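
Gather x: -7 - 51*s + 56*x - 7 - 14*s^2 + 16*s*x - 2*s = -14*s^2 - 53*s + x*(16*s + 56) - 14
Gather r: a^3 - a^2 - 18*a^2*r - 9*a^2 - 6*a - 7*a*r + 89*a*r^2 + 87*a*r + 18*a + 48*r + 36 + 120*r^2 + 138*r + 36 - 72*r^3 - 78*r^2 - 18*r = a^3 - 10*a^2 + 12*a - 72*r^3 + r^2*(89*a + 42) + r*(-18*a^2 + 80*a + 168) + 72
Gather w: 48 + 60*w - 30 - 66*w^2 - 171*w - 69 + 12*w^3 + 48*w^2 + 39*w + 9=12*w^3 - 18*w^2 - 72*w - 42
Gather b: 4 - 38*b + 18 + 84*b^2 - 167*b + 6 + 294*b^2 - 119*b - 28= 378*b^2 - 324*b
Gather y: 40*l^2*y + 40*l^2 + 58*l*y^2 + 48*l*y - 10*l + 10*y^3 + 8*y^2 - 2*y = 40*l^2 - 10*l + 10*y^3 + y^2*(58*l + 8) + y*(40*l^2 + 48*l - 2)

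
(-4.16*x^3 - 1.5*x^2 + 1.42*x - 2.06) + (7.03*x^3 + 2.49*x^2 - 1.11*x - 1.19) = 2.87*x^3 + 0.99*x^2 + 0.31*x - 3.25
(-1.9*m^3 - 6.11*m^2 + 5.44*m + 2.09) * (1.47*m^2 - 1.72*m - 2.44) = -2.793*m^5 - 5.7137*m^4 + 23.142*m^3 + 8.6239*m^2 - 16.8684*m - 5.0996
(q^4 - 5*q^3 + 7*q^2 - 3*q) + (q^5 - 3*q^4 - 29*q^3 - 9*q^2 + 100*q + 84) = q^5 - 2*q^4 - 34*q^3 - 2*q^2 + 97*q + 84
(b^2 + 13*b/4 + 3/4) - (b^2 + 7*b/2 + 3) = -b/4 - 9/4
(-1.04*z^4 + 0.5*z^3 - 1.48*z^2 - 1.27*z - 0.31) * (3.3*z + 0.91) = -3.432*z^5 + 0.7036*z^4 - 4.429*z^3 - 5.5378*z^2 - 2.1787*z - 0.2821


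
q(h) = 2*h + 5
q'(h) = 2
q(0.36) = 5.72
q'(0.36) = 2.00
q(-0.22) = 4.56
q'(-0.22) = 2.00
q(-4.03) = -3.06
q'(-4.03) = 2.00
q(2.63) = 10.26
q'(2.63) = 2.00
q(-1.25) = 2.50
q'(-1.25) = 2.00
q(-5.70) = -6.40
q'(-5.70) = 2.00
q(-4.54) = -4.08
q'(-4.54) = 2.00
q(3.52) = 12.04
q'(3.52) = 2.00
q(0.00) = 5.00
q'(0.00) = 2.00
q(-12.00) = -19.00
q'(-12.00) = 2.00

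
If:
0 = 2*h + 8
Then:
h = -4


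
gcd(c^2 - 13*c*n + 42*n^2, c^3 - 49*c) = 1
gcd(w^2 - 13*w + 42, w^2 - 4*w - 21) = w - 7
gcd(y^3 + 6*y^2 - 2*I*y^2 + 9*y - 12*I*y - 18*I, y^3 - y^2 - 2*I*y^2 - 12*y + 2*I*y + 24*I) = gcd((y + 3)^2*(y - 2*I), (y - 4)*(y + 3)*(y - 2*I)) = y^2 + y*(3 - 2*I) - 6*I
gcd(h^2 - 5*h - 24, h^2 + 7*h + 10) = 1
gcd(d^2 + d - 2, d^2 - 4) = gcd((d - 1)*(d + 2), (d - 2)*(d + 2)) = d + 2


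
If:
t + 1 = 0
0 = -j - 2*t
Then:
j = 2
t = -1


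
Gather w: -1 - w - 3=-w - 4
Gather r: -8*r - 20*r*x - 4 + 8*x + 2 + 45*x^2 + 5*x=r*(-20*x - 8) + 45*x^2 + 13*x - 2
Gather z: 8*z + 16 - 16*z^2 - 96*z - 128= -16*z^2 - 88*z - 112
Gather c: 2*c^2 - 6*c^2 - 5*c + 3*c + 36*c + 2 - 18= -4*c^2 + 34*c - 16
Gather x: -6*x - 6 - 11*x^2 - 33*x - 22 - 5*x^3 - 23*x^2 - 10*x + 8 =-5*x^3 - 34*x^2 - 49*x - 20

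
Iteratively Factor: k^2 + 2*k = (k)*(k + 2)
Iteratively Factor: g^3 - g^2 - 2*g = (g)*(g^2 - g - 2) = g*(g + 1)*(g - 2)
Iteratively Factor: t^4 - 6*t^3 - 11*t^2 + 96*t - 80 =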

++++++++++++++++++++

DIRECTIONS FOR THIS TASK -
The exact lines from the one containing "gcd(h^2 - 5*h - 24, h^2 + 7*h + 10) = 1" through the end of the listing above are the expected output; include nothing else.

RESULT -
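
gcd(h^2 - 5*h - 24, h^2 + 7*h + 10) = 1
gcd(d^2 + d - 2, d^2 - 4) = gcd((d - 1)*(d + 2), (d - 2)*(d + 2)) = d + 2


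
If:
t + 1 = 0
0 = -j - 2*t
Then:
j = 2
t = -1


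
Gather w: -1 - w - 3=-w - 4
Gather r: -8*r - 20*r*x - 4 + 8*x + 2 + 45*x^2 + 5*x=r*(-20*x - 8) + 45*x^2 + 13*x - 2
Gather z: 8*z + 16 - 16*z^2 - 96*z - 128= -16*z^2 - 88*z - 112
Gather c: 2*c^2 - 6*c^2 - 5*c + 3*c + 36*c + 2 - 18= -4*c^2 + 34*c - 16
Gather x: -6*x - 6 - 11*x^2 - 33*x - 22 - 5*x^3 - 23*x^2 - 10*x + 8 =-5*x^3 - 34*x^2 - 49*x - 20

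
Iteratively Factor: k^2 + 2*k = (k)*(k + 2)
Iteratively Factor: g^3 - g^2 - 2*g = (g)*(g^2 - g - 2) = g*(g + 1)*(g - 2)
Iteratively Factor: t^4 - 6*t^3 - 11*t^2 + 96*t - 80 =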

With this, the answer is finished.